EXERCISE INSTRUCTIONS
Output every entry exactly as written.

Source data
####

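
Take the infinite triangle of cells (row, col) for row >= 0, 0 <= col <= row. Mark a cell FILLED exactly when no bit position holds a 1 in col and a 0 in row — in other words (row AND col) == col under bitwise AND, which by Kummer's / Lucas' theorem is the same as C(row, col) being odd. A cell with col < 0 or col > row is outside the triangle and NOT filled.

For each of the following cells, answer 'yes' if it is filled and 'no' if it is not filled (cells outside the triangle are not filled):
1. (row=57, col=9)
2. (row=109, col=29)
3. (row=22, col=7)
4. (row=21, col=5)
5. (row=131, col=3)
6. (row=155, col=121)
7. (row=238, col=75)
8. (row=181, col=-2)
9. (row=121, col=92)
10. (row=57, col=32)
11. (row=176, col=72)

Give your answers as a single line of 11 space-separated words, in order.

Answer: yes no no yes yes no no no no yes no

Derivation:
(57,9): row=0b111001, col=0b1001, row AND col = 0b1001 = 9; 9 == 9 -> filled
(109,29): row=0b1101101, col=0b11101, row AND col = 0b1101 = 13; 13 != 29 -> empty
(22,7): row=0b10110, col=0b111, row AND col = 0b110 = 6; 6 != 7 -> empty
(21,5): row=0b10101, col=0b101, row AND col = 0b101 = 5; 5 == 5 -> filled
(131,3): row=0b10000011, col=0b11, row AND col = 0b11 = 3; 3 == 3 -> filled
(155,121): row=0b10011011, col=0b1111001, row AND col = 0b11001 = 25; 25 != 121 -> empty
(238,75): row=0b11101110, col=0b1001011, row AND col = 0b1001010 = 74; 74 != 75 -> empty
(181,-2): col outside [0, 181] -> not filled
(121,92): row=0b1111001, col=0b1011100, row AND col = 0b1011000 = 88; 88 != 92 -> empty
(57,32): row=0b111001, col=0b100000, row AND col = 0b100000 = 32; 32 == 32 -> filled
(176,72): row=0b10110000, col=0b1001000, row AND col = 0b0 = 0; 0 != 72 -> empty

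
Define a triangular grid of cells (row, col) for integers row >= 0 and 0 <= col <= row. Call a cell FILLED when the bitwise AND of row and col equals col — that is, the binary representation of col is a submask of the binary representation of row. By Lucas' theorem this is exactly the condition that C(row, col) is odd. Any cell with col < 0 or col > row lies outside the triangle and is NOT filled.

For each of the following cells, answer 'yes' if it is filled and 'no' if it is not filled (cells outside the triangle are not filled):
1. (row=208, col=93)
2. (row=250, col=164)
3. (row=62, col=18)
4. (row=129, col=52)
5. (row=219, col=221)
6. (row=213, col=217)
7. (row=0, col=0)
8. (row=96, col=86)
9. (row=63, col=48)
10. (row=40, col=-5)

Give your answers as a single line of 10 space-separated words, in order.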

####

RESULT OF THE EXERCISE
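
Take the infinite triangle of cells (row, col) for row >= 0, 0 <= col <= row. Mark a cell FILLED exactly when no bit position holds a 1 in col and a 0 in row — in other words (row AND col) == col under bitwise AND, which by Kummer's / Lucas' theorem is the same as C(row, col) being odd. A cell with col < 0 or col > row is outside the triangle and NOT filled.

For each of the following cells, answer 'yes' if it is filled and 'no' if it is not filled (cells outside the triangle are not filled):
1. (row=57, col=9)
2. (row=109, col=29)
3. (row=22, col=7)
4. (row=21, col=5)
5. (row=131, col=3)
6. (row=155, col=121)
7. (row=238, col=75)
8. (row=181, col=-2)
9. (row=121, col=92)
10. (row=57, col=32)
11. (row=176, col=72)

Give your answers as a single line of 11 space-separated words, in order.

Answer: yes no no yes yes no no no no yes no

Derivation:
(57,9): row=0b111001, col=0b1001, row AND col = 0b1001 = 9; 9 == 9 -> filled
(109,29): row=0b1101101, col=0b11101, row AND col = 0b1101 = 13; 13 != 29 -> empty
(22,7): row=0b10110, col=0b111, row AND col = 0b110 = 6; 6 != 7 -> empty
(21,5): row=0b10101, col=0b101, row AND col = 0b101 = 5; 5 == 5 -> filled
(131,3): row=0b10000011, col=0b11, row AND col = 0b11 = 3; 3 == 3 -> filled
(155,121): row=0b10011011, col=0b1111001, row AND col = 0b11001 = 25; 25 != 121 -> empty
(238,75): row=0b11101110, col=0b1001011, row AND col = 0b1001010 = 74; 74 != 75 -> empty
(181,-2): col outside [0, 181] -> not filled
(121,92): row=0b1111001, col=0b1011100, row AND col = 0b1011000 = 88; 88 != 92 -> empty
(57,32): row=0b111001, col=0b100000, row AND col = 0b100000 = 32; 32 == 32 -> filled
(176,72): row=0b10110000, col=0b1001000, row AND col = 0b0 = 0; 0 != 72 -> empty

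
Define a triangular grid of cells (row, col) for integers row >= 0 and 0 <= col <= row. Call a cell FILLED when the bitwise AND of row and col equals col — that is, the binary representation of col is a submask of the binary representation of row. By Lucas' theorem this is exactly the condition that C(row, col) is odd. Any cell with col < 0 or col > row lies outside the triangle and is NOT filled.

For each of the following cells, answer 'yes' if it is filled and 'no' if it is not filled (cells outside the triangle are not filled):
1. (row=208, col=93)
2. (row=250, col=164)
3. (row=62, col=18)
4. (row=129, col=52)
5. (row=219, col=221)
6. (row=213, col=217)
7. (row=0, col=0)
8. (row=96, col=86)
9. (row=63, col=48)
10. (row=40, col=-5)

Give your answers as a single line of 10 space-separated words, in order.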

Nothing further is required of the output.